- **Task goal**:
Keeping every character intact, repeat the whole listing.

- **Data to process**:
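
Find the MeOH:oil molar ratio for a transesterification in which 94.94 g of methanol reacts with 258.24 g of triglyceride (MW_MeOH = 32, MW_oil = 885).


Molar ratio = n_MeOH / n_oil = (MeOH/32) / (oil/885) = (MeOH * 885) / (32 * oil)
= (94.94 * 885) / (32 * 258.24)
= 10.1676

10.1676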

- **Written answer**:
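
Find the MeOH:oil molar ratio for a transesterification in which 94.94 g of methanol reacts with 258.24 g of triglyceride (MW_MeOH = 32, MW_oil = 885).


Molar ratio = n_MeOH / n_oil = (MeOH/32) / (oil/885) = (MeOH * 885) / (32 * oil)
= (94.94 * 885) / (32 * 258.24)
= 10.1676

10.1676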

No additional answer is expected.